DESCRIPTION OF THE TASK | What is needed here is a faithful repeat of every entry, with no character changed.

Stored data entries |
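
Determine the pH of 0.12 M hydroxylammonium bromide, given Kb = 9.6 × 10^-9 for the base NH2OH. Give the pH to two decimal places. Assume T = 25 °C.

pH = 3.45

NH3OH+ is the conjugate acid of the weak base NH2OH.
Ka = Kw/Kb = 1.0×10^-14 / 9.6 × 10^-9 = 1.04 × 10^-6
From the ICE table, Ka = [H+]²/(0.12 − [H+]) = 1.04 × 10^-6.
Since Ka ≪ C₀, [H+] ≈ √(Ka·C₀) = 3.53 × 10^-4 M.
pH = −log[H+] = −log(3.53 × 10^-4) = 3.45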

ANSWER SECTION |
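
Determine the pH of 0.12 M hydroxylammonium bromide, given Kb = 9.6 × 10^-9 for the base NH2OH. Give the pH to two decimal places. Assume T = 25 °C.

pH = 3.45

NH3OH+ is the conjugate acid of the weak base NH2OH.
Ka = Kw/Kb = 1.0×10^-14 / 9.6 × 10^-9 = 1.04 × 10^-6
From the ICE table, Ka = [H+]²/(0.12 − [H+]) = 1.04 × 10^-6.
Since Ka ≪ C₀, [H+] ≈ √(Ka·C₀) = 3.53 × 10^-4 M.
pH = −log[H+] = −log(3.53 × 10^-4) = 3.45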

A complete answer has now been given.